**Problem requirements**:
Output all the records below, word for word.

============

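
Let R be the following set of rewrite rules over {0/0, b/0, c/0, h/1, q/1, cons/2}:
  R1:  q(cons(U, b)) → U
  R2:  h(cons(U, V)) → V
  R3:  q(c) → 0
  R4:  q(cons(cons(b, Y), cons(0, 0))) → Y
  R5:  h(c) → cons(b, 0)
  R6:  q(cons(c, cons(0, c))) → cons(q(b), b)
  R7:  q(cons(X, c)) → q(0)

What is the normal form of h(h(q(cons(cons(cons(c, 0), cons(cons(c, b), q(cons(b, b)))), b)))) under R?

b

1. h(h(q(cons(cons(cons(c, 0), cons(cons(c, b), q(cons(b, b)))), b))))  →  h(h(cons(cons(c, 0), cons(cons(c, b), q(cons(b, b))))))   [R1 at 1.1]
2. h(h(cons(cons(c, 0), cons(cons(c, b), q(cons(b, b))))))  →  h(cons(cons(c, b), q(cons(b, b))))   [R2 at 1]
3. h(cons(cons(c, b), q(cons(b, b))))  →  q(cons(b, b))   [R2 at ε]
4. q(cons(b, b))  →  b   [R1 at ε]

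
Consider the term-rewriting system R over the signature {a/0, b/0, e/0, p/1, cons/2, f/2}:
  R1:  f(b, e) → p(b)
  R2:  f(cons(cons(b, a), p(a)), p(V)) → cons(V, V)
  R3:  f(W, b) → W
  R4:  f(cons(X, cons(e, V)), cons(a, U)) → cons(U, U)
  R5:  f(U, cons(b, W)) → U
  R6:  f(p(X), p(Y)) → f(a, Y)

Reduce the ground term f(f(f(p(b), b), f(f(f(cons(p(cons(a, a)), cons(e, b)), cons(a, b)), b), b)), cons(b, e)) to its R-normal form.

p(b)

1. f(f(f(p(b), b), f(f(f(cons(p(cons(a, a)), cons(e, b)), cons(a, b)), b), b)), cons(b, e))  →  f(f(p(b), b), f(f(f(cons(p(cons(a, a)), cons(e, b)), cons(a, b)), b), b))   [R5 at ε]
2. f(f(p(b), b), f(f(f(cons(p(cons(a, a)), cons(e, b)), cons(a, b)), b), b))  →  f(p(b), f(f(f(cons(p(cons(a, a)), cons(e, b)), cons(a, b)), b), b))   [R3 at 1]
3. f(p(b), f(f(f(cons(p(cons(a, a)), cons(e, b)), cons(a, b)), b), b))  →  f(p(b), f(f(cons(p(cons(a, a)), cons(e, b)), cons(a, b)), b))   [R3 at 2]
4. f(p(b), f(f(cons(p(cons(a, a)), cons(e, b)), cons(a, b)), b))  →  f(p(b), f(cons(p(cons(a, a)), cons(e, b)), cons(a, b)))   [R3 at 2]
5. f(p(b), f(cons(p(cons(a, a)), cons(e, b)), cons(a, b)))  →  f(p(b), cons(b, b))   [R4 at 2]
6. f(p(b), cons(b, b))  →  p(b)   [R5 at ε]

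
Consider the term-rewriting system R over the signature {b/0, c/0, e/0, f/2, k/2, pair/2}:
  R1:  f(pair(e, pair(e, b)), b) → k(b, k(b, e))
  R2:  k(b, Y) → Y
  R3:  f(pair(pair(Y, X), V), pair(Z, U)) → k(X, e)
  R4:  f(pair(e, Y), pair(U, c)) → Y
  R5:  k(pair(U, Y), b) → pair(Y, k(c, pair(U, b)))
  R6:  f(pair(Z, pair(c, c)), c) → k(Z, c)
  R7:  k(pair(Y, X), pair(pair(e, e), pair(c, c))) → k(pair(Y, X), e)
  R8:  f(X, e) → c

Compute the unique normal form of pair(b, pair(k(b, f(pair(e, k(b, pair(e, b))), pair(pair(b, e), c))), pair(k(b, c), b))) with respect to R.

1. pair(b, pair(k(b, f(pair(e, k(b, pair(e, b))), pair(pair(b, e), c))), pair(k(b, c), b)))  →  pair(b, pair(f(pair(e, k(b, pair(e, b))), pair(pair(b, e), c)), pair(k(b, c), b)))   [R2 at 2.1]
2. pair(b, pair(f(pair(e, k(b, pair(e, b))), pair(pair(b, e), c)), pair(k(b, c), b)))  →  pair(b, pair(k(b, pair(e, b)), pair(k(b, c), b)))   [R4 at 2.1]
3. pair(b, pair(k(b, pair(e, b)), pair(k(b, c), b)))  →  pair(b, pair(pair(e, b), pair(k(b, c), b)))   [R2 at 2.1]
4. pair(b, pair(pair(e, b), pair(k(b, c), b)))  →  pair(b, pair(pair(e, b), pair(c, b)))   [R2 at 2.2.1]

pair(b, pair(pair(e, b), pair(c, b)))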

============

**Solution**:
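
Let R be the following set of rewrite rules over {0/0, b/0, c/0, h/1, q/1, cons/2}:
  R1:  q(cons(U, b)) → U
  R2:  h(cons(U, V)) → V
  R3:  q(c) → 0
  R4:  q(cons(cons(b, Y), cons(0, 0))) → Y
  R5:  h(c) → cons(b, 0)
  R6:  q(cons(c, cons(0, c))) → cons(q(b), b)
  R7:  q(cons(X, c)) → q(0)

What is the normal form of h(h(q(cons(cons(cons(c, 0), cons(cons(c, b), q(cons(b, b)))), b)))) under R?

b

1. h(h(q(cons(cons(cons(c, 0), cons(cons(c, b), q(cons(b, b)))), b))))  →  h(h(cons(cons(c, 0), cons(cons(c, b), q(cons(b, b))))))   [R1 at 1.1]
2. h(h(cons(cons(c, 0), cons(cons(c, b), q(cons(b, b))))))  →  h(cons(cons(c, b), q(cons(b, b))))   [R2 at 1]
3. h(cons(cons(c, b), q(cons(b, b))))  →  q(cons(b, b))   [R2 at ε]
4. q(cons(b, b))  →  b   [R1 at ε]

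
Consider the term-rewriting system R over the signature {a/0, b/0, e/0, p/1, cons/2, f/2}:
  R1:  f(b, e) → p(b)
  R2:  f(cons(cons(b, a), p(a)), p(V)) → cons(V, V)
  R3:  f(W, b) → W
  R4:  f(cons(X, cons(e, V)), cons(a, U)) → cons(U, U)
  R5:  f(U, cons(b, W)) → U
  R6:  f(p(X), p(Y)) → f(a, Y)

Reduce the ground term f(f(f(p(b), b), f(f(f(cons(p(cons(a, a)), cons(e, b)), cons(a, b)), b), b)), cons(b, e)) to its R-normal form.

p(b)

1. f(f(f(p(b), b), f(f(f(cons(p(cons(a, a)), cons(e, b)), cons(a, b)), b), b)), cons(b, e))  →  f(f(p(b), b), f(f(f(cons(p(cons(a, a)), cons(e, b)), cons(a, b)), b), b))   [R5 at ε]
2. f(f(p(b), b), f(f(f(cons(p(cons(a, a)), cons(e, b)), cons(a, b)), b), b))  →  f(p(b), f(f(f(cons(p(cons(a, a)), cons(e, b)), cons(a, b)), b), b))   [R3 at 1]
3. f(p(b), f(f(f(cons(p(cons(a, a)), cons(e, b)), cons(a, b)), b), b))  →  f(p(b), f(f(cons(p(cons(a, a)), cons(e, b)), cons(a, b)), b))   [R3 at 2]
4. f(p(b), f(f(cons(p(cons(a, a)), cons(e, b)), cons(a, b)), b))  →  f(p(b), f(cons(p(cons(a, a)), cons(e, b)), cons(a, b)))   [R3 at 2]
5. f(p(b), f(cons(p(cons(a, a)), cons(e, b)), cons(a, b)))  →  f(p(b), cons(b, b))   [R4 at 2]
6. f(p(b), cons(b, b))  →  p(b)   [R5 at ε]

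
Consider the term-rewriting system R over the signature {b/0, c/0, e/0, f/2, k/2, pair/2}:
  R1:  f(pair(e, pair(e, b)), b) → k(b, k(b, e))
  R2:  k(b, Y) → Y
  R3:  f(pair(pair(Y, X), V), pair(Z, U)) → k(X, e)
  R4:  f(pair(e, Y), pair(U, c)) → Y
  R5:  k(pair(U, Y), b) → pair(Y, k(c, pair(U, b)))
  R6:  f(pair(Z, pair(c, c)), c) → k(Z, c)
  R7:  k(pair(Y, X), pair(pair(e, e), pair(c, c))) → k(pair(Y, X), e)
  R8:  f(X, e) → c

Compute the unique normal form of pair(b, pair(k(b, f(pair(e, k(b, pair(e, b))), pair(pair(b, e), c))), pair(k(b, c), b))) with respect to R.

1. pair(b, pair(k(b, f(pair(e, k(b, pair(e, b))), pair(pair(b, e), c))), pair(k(b, c), b)))  →  pair(b, pair(f(pair(e, k(b, pair(e, b))), pair(pair(b, e), c)), pair(k(b, c), b)))   [R2 at 2.1]
2. pair(b, pair(f(pair(e, k(b, pair(e, b))), pair(pair(b, e), c)), pair(k(b, c), b)))  →  pair(b, pair(k(b, pair(e, b)), pair(k(b, c), b)))   [R4 at 2.1]
3. pair(b, pair(k(b, pair(e, b)), pair(k(b, c), b)))  →  pair(b, pair(pair(e, b), pair(k(b, c), b)))   [R2 at 2.1]
4. pair(b, pair(pair(e, b), pair(k(b, c), b)))  →  pair(b, pair(pair(e, b), pair(c, b)))   [R2 at 2.2.1]

pair(b, pair(pair(e, b), pair(c, b)))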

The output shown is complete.